__Work item__
Copying exactly, give the lines in the material below from the one with "A stratified random sample of n = 3763" to the one with "35–54: Nₕ = 11452, nₕ", ends included, and nothing besides.

__Records to use__
____

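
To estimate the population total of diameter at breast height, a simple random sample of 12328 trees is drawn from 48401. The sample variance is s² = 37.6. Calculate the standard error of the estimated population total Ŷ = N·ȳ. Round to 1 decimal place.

Var(Ŷ) = N²·Var(ȳ) = N²·(1 − n/N)·s²/n.
f = 12328/48401 = 0.25470548; Var(ȳ) = 0.74529452·37.6/12328 = 0.0022731241.
Var(Ŷ) = 48401² · 0.0022731241 = 5.3251496 × 10^6.
SE(Ŷ) = √(5.3251496 × 10^6) = 2307.6.

2307.6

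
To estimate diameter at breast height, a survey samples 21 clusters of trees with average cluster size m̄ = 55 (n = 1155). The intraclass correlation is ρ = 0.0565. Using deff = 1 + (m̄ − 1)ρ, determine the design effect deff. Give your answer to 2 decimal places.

4.05

deff = 1 + (55 − 1)·0.0565 = 1 + 3.051 = 4.051.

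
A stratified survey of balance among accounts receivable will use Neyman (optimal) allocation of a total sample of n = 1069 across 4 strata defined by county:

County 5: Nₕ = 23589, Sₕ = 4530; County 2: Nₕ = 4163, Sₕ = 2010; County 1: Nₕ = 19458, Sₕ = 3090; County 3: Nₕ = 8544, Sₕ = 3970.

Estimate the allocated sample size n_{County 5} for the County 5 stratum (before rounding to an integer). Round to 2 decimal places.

545.85

Neyman allocation: nₕ = n·NₕSₕ / Σⱼ NⱼSⱼ.
Σ NⱼSⱼ = 23589·4530 + 4163·2010 + 19458·3090 + 8544·3970 = 2.092707 × 10^8.
n_{County 5} = 1069·23589·4530 / (2.092707 × 10^8) = 545.85.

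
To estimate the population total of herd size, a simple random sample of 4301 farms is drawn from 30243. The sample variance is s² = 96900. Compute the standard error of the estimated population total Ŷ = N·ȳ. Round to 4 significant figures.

Var(Ŷ) = N²·Var(ȳ) = N²·(1 − n/N)·s²/n.
f = 4301/30243 = 0.14221473; Var(ȳ) = 0.85778527·96900/4301 = 19.325597.
Var(Ŷ) = 30243² · 19.325597 = 1.7675946 × 10^10.
SE(Ŷ) = √(1.7675946 × 10^10) = 133000.

133000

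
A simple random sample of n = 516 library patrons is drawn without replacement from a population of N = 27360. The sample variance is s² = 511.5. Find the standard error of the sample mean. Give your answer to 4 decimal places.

Under SRS without replacement, Var(ȳ) = (1 − f)·s²/n with f = n/N = 516/27360 = 0.01885965.
Var(ȳ) = (1 − 0.01885965)·511.5/516 = 0.98114035·0.99127907 = 0.97258389.
SE(ȳ) = √(0.97258389) = 0.9862.

0.9862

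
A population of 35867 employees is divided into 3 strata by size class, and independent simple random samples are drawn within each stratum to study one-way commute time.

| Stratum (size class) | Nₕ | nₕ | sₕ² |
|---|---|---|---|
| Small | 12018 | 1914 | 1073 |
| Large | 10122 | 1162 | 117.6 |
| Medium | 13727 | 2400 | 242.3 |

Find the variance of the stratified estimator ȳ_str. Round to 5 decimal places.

Var(ȳ_str) = Σₕ Wₕ²(1 − fₕ)sₕ²/nₕ with Wₕ = Nₕ/N, N = 35867.
Small: Wₕ = 0.33507124; term = 0.33507124²·(1 − 0.15926111)·1073/1914 = 0.052916757.
Large: Wₕ = 0.28220927; term = 0.28220927²·(1 − 0.11479945)·117.6/1162 = 0.0071348596.
Medium: Wₕ = 0.38271949; term = 0.38271949²·(1 − 0.17483791)·242.3/2400 = 0.012202325.
Sum = 0.072253942.

0.07225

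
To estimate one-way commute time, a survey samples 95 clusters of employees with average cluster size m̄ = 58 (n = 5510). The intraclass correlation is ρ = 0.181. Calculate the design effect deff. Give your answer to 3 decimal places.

deff = 1 + (58 − 1)·0.181 = 1 + 10.317 = 11.317.

11.317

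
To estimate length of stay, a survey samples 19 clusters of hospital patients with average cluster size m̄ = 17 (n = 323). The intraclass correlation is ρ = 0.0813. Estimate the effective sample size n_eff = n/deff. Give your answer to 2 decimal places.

deff = 1 + (17 − 1)·0.0813 = 1 + 1.3008 = 2.3008.
n_eff = 323 / 2.3008 = 140.39.

140.39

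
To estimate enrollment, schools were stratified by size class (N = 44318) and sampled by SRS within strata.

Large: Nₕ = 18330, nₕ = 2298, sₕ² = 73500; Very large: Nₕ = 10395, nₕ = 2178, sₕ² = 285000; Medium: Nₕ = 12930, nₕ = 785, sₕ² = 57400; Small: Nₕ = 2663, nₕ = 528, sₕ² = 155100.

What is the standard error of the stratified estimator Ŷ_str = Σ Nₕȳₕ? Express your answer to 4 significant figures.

183700

Var(Ŷ_str) = Σₕ Nₕ²(1 − fₕ)sₕ²/nₕ.
Large: 18330²·(1 − 2298/18330)·73500/2298 = 9.3991263 × 10^9.
Very large: 10395²·(1 − 2178/10395)·285000/2178 = 1.1176988 × 10^10.
Medium: 12930²·(1 − 785/12930)·57400/785 = 1.1482548 × 10^10.
Small: 2663²·(1 − 528/2663)·155100/528 = 1.6701171 × 10^9.
Sum = 3.3728779 × 10^10.
SE = √(3.3728779 × 10^10) = 183700.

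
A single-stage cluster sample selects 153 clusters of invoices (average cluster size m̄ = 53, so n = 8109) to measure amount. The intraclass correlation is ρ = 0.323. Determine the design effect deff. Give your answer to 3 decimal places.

17.796

deff = 1 + (53 − 1)·0.323 = 1 + 16.796 = 17.796.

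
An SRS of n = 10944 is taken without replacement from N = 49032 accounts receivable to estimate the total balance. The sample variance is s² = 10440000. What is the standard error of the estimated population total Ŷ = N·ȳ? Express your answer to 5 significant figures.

1.3347 × 10^6

Var(Ŷ) = N²·Var(ȳ) = N²·(1 − n/N)·s²/n.
f = 10944/49032 = 0.22320117; Var(ȳ) = 0.77679883·10440000/10944 = 741.0252.
Var(Ŷ) = 49032² · 741.0252 = 1.7815261 × 10^12.
SE(Ŷ) = √(1.7815261 × 10^12) = 1.3347 × 10^6.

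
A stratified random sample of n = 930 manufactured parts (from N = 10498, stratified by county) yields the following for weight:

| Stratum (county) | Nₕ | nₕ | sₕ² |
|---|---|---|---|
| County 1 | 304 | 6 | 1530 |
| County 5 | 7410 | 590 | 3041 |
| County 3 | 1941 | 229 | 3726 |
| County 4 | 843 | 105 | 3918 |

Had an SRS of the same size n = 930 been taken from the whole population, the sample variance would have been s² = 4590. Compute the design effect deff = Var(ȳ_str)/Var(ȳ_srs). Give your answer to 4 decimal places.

0.7279

Var(ȳ_str) = Σ Wₕ²(1−fₕ)sₕ²/nₕ with Wₕ = Nₕ/10498:
  County 1: (304/10498)²·(1−6/304)·1530/6 = 0.20961236
  County 5: (7410/10498)²·(1−590/7410)·3041/590 = 2.3634905
  County 3: (1941/10498)²·(1−229/1941)·3726/229 = 0.49059546
  County 4: (843/10498)²·(1−105/843)·3918/105 = 0.21064247
  → Var(ȳ_str) = 3.2743408.
Var(ȳ_srs) = (1 − 930/10498)·4590/930 = 4.4982577.
deff = 3.2743408 / 4.4982577 = 0.7279.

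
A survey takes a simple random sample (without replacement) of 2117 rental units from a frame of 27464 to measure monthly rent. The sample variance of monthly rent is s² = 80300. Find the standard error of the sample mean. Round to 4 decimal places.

5.9167

Under SRS without replacement, Var(ȳ) = (1 − f)·s²/n with f = n/N = 2117/27464 = 0.07708273.
Var(ȳ) = (1 − 0.07708273)·80300/2117 = 0.92291727·37.931034 = 35.007207.
SE(ȳ) = √(35.007207) = 5.9167.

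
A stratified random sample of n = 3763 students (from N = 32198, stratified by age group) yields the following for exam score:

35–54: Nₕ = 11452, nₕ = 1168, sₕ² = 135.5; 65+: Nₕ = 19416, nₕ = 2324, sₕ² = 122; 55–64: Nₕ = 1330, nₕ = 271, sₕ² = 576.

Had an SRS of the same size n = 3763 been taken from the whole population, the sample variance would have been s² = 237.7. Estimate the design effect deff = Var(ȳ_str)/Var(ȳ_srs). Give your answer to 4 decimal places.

0.5892

Var(ȳ_str) = Σ Wₕ²(1−fₕ)sₕ²/nₕ with Wₕ = Nₕ/32198:
  35–54: (11452/32198)²·(1−1168/11452)·135.5/1168 = 0.013178988
  65+: (19416/32198)²·(1−2324/19416)·122/2324 = 0.016804228
  55–64: (1330/32198)²·(1−271/1330)·576/271 = 0.0028876397
  → Var(ȳ_str) = 0.032870856.
Var(ȳ_srs) = (1 − 3763/32198)·237.7/3763 = 0.055785239.
deff = 0.032870856 / 0.055785239 = 0.5892.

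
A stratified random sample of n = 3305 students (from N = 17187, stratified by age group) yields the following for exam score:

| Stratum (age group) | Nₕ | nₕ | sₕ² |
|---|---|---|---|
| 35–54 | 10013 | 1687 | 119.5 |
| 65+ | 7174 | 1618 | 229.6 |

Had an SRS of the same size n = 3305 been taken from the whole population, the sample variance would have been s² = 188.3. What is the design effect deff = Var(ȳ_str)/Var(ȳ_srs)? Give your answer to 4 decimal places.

0.8505

Var(ȳ_str) = Σ Wₕ²(1−fₕ)sₕ²/nₕ with Wₕ = Nₕ/17187:
  35–54: (10013/17187)²·(1−1687/10013)·119.5/1687 = 0.019991864
  65+: (7174/17187)²·(1−1618/7174)·229.6/1618 = 0.019147709
  → Var(ȳ_str) = 0.039139573.
Var(ȳ_srs) = (1 − 3305/17187)·188.3/3305 = 0.046018326.
deff = 0.039139573 / 0.046018326 = 0.8505.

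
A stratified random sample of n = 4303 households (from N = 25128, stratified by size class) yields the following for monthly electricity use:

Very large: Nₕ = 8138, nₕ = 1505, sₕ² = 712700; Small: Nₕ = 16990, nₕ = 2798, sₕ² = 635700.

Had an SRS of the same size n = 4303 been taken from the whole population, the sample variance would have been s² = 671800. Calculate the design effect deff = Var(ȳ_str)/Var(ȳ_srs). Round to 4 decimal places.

0.9834

Var(ȳ_str) = Σ Wₕ²(1−fₕ)sₕ²/nₕ with Wₕ = Nₕ/25128:
  Very large: (8138/25128)²·(1−1505/8138)·712700/1505 = 40.483877
  Small: (16990/25128)²·(1−2798/16990)·635700/2798 = 86.761217
  → Var(ȳ_str) = 127.24509.
Var(ȳ_srs) = (1 − 4303/25128)·671800/4303 = 129.38852.
deff = 127.24509 / 129.38852 = 0.9834.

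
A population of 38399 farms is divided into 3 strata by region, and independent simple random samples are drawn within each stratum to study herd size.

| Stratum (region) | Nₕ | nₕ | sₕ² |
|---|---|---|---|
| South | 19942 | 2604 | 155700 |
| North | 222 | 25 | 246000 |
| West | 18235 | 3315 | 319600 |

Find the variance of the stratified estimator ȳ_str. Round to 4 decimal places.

32.1020

Var(ȳ_str) = Σₕ Wₕ²(1 − fₕ)sₕ²/nₕ with Wₕ = Nₕ/N, N = 38399.
South: Wₕ = 0.51933644; term = 0.51933644²·(1 − 0.13057868)·155700/2604 = 14.020888.
North: Wₕ = 0.00578140; term = 0.00578140²·(1 − 0.11261261)·246000/25 = 0.29185993.
West: Wₕ = 0.47488216; term = 0.47488216²·(1 − 0.18179325)·319600/3315 = 17.789265.
Sum = 32.102013.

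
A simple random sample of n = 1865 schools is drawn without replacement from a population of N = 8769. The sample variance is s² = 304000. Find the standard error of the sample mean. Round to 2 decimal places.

11.33

Under SRS without replacement, Var(ȳ) = (1 − f)·s²/n with f = n/N = 1865/8769 = 0.21268104.
Var(ȳ) = (1 − 0.21268104)·304000/1865 = 0.78731896·163.00268 = 128.3351.
SE(ȳ) = √(128.3351) = 11.33.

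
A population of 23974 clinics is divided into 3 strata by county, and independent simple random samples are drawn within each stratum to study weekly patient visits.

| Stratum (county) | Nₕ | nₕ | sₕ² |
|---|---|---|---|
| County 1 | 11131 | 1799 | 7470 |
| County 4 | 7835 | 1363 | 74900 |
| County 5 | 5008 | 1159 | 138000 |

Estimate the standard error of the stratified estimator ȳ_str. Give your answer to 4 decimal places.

Var(ȳ_str) = Σₕ Wₕ²(1 − fₕ)sₕ²/nₕ with Wₕ = Nₕ/N, N = 23974.
County 1: Wₕ = 0.46429465; term = 0.46429465²·(1 − 0.16162070)·7470/1799 = 0.75044238.
County 4: Wₕ = 0.32681238; term = 0.32681238²·(1 − 0.17396299)·74900/1363 = 4.8482217.
County 5: Wₕ = 0.20889297; term = 0.20889297²·(1 − 0.23142971)·138000/1159 = 3.9932535.
Sum = 9.5919176.
SE = √(9.5919176) = 3.0971.

3.0971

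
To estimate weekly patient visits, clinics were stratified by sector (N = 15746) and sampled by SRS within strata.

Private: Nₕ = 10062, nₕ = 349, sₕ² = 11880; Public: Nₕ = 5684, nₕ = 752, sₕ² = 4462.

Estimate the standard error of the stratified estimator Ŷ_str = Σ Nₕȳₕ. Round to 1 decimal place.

59102.9

Var(Ŷ_str) = Σₕ Nₕ²(1 − fₕ)sₕ²/nₕ.
Private: 10062²·(1 − 349/10062)·11880/349 = 3.3268155 × 10^9.
Public: 5684²·(1 − 752/5684)·4462/752 = 1.66337 × 10^8.
Sum = 3.4931525 × 10^9.
SE = √(3.4931525 × 10^9) = 59102.9.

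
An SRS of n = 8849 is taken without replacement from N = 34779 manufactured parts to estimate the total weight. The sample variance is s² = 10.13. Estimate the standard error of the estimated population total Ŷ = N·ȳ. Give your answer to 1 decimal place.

1016.1

Var(Ŷ) = N²·Var(ȳ) = N²·(1 − n/N)·s²/n.
f = 8849/34779 = 0.25443515; Var(ȳ) = 0.74556485·10.13/8849 = 8.534944 × 10^-4.
Var(Ŷ) = 34779² · (8.534944 × 10^-4) = 1.0323688 × 10^6.
SE(Ŷ) = √(1.0323688 × 10^6) = 1016.1.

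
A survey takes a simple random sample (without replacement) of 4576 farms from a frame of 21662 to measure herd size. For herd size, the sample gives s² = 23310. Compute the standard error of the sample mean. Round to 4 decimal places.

2.0045

Under SRS without replacement, Var(ȳ) = (1 − f)·s²/n with f = n/N = 4576/21662 = 0.21124550.
Var(ȳ) = (1 − 0.21124550)·23310/4576 = 0.78875450·5.0939685 = 4.0178906.
SE(ȳ) = √(4.0178906) = 2.0045.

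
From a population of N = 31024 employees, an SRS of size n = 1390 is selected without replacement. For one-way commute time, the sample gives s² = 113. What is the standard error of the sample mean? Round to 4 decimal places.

0.2787

Under SRS without replacement, Var(ȳ) = (1 − f)·s²/n with f = n/N = 1390/31024 = 0.04480402.
Var(ȳ) = (1 − 0.04480402)·113/1390 = 0.95519598·0.081294964 = 0.077652623.
SE(ȳ) = √(0.077652623) = 0.2787.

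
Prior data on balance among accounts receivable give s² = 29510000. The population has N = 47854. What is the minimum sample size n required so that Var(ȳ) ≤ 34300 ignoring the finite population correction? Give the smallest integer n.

861

Without fpc, n₀ = s²/D = 29510000/34300 = 860.3499.
Rounding up, n = 861.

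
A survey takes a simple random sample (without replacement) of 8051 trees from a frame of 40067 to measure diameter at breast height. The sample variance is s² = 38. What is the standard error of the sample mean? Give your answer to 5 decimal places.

0.06141

Under SRS without replacement, Var(ȳ) = (1 − f)·s²/n with f = n/N = 8051/40067 = 0.20093843.
Var(ȳ) = (1 − 0.20093843)·38/8051 = 0.79906157·0.0047199106 = 0.0037714992.
SE(ȳ) = √(0.0037714992) = 0.06141.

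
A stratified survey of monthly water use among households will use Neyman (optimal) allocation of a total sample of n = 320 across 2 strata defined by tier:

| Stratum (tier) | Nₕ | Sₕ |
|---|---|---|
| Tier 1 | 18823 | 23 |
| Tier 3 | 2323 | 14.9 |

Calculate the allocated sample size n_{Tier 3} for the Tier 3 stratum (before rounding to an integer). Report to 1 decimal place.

23.7

Neyman allocation: nₕ = n·NₕSₕ / Σⱼ NⱼSⱼ.
Σ NⱼSⱼ = 18823·23 + 2323·14.9 = 467541.7.
n_{Tier 3} = 320·2323·14.9 / 467541.7 = 23.7.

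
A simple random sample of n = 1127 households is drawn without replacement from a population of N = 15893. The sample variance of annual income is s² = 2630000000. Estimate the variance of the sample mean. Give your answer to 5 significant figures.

Under SRS without replacement, Var(ȳ) = (1 − f)·s²/n with f = n/N = 1127/15893 = 0.07091172.
Var(ȳ) = (1 − 0.07091172)·2630000000/1127 = 0.92908828·2.3336291 × 10^6 = 2.1681474 × 10^6.

2.1681 × 10^6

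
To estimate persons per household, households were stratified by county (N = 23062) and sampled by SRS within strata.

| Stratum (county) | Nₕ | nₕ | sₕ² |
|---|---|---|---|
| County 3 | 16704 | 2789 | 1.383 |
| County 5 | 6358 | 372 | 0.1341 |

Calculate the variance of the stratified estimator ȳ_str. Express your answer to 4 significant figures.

2.425 × 10^-4

Var(ȳ_str) = Σₕ Wₕ²(1 − fₕ)sₕ²/nₕ with Wₕ = Nₕ/N, N = 23062.
County 3: Wₕ = 0.72430839; term = 0.72430839²·(1 − 0.16696600)·1.383/2789 = 2.1671223 × 10^-4.
County 5: Wₕ = 0.27569161; term = 0.27569161²·(1 − 0.05850897)·0.1341/372 = 2.5795808 × 10^-5.
Sum = 2.4250804 × 10^-4.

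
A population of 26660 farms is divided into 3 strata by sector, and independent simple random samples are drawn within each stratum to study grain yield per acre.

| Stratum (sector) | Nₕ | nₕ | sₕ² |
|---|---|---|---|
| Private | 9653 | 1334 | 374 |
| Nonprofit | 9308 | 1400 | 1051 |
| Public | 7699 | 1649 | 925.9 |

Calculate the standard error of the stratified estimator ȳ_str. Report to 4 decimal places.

0.3824

Var(ȳ_str) = Σₕ Wₕ²(1 − fₕ)sₕ²/nₕ with Wₕ = Nₕ/N, N = 26660.
Private: Wₕ = 0.36207802; term = 0.36207802²·(1 − 0.13819538)·374/1334 = 0.031675896.
Nonprofit: Wₕ = 0.34913728; term = 0.34913728²·(1 − 0.15040825)·1051/1400 = 0.077745887.
Public: Wₕ = 0.28878470; term = 0.28878470²·(1 − 0.21418366)·925.9/1649 = 0.036797036.
Sum = 0.14621882.
SE = √(0.14621882) = 0.3824.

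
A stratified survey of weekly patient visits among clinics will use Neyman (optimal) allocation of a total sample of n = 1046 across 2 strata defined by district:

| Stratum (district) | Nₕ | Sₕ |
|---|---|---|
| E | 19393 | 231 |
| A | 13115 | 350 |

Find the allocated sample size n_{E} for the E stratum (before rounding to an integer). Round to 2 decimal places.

516.63

Neyman allocation: nₕ = n·NₕSₕ / Σⱼ NⱼSⱼ.
Σ NⱼSⱼ = 19393·231 + 13115·350 = 9.070033 × 10^6.
n_{E} = 1046·19393·231 / (9.070033 × 10^6) = 516.63.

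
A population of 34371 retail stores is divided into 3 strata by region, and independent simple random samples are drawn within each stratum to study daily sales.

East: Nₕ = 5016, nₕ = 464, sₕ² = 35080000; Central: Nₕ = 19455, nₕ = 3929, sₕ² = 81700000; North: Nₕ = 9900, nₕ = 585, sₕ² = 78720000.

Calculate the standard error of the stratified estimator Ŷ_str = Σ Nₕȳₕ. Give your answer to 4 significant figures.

Var(Ŷ_str) = Σₕ Nₕ²(1 − fₕ)sₕ²/nₕ.
East: 5016²·(1 − 464/5016)·35080000/464 = 1.7262408 × 10^12.
Central: 19455²·(1 − 3929/19455)·81700000/3929 = 6.2810297 × 10^12.
North: 9900²·(1 − 585/9900)·78720000/585 = 1.24093 × 10^13.
Sum = 2.0416571 × 10^13.
SE = √(2.0416571 × 10^13) = 4.518 × 10^6.

4.518 × 10^6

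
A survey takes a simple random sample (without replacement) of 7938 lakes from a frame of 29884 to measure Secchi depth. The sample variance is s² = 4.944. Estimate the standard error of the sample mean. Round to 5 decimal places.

0.02139

Under SRS without replacement, Var(ȳ) = (1 − f)·s²/n with f = n/N = 7938/29884 = 0.26562709.
Var(ȳ) = (1 − 0.26562709)·4.944/7938 = 0.73437291·6.2282691 × 10^-4 = 4.5738721 × 10^-4.
SE(ȳ) = √(4.5738721 × 10^-4) = 0.02139.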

____

__Task answer__
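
A stratified random sample of n = 3763 students (from N = 32198, stratified by age group) yields the following for exam score:

35–54: Nₕ = 11452, nₕ = 1168, sₕ² = 135.5; 65+: Nₕ = 19416, nₕ = 2324, sₕ² = 122; 55–64: Nₕ = 1330, nₕ = 271, sₕ² = 576.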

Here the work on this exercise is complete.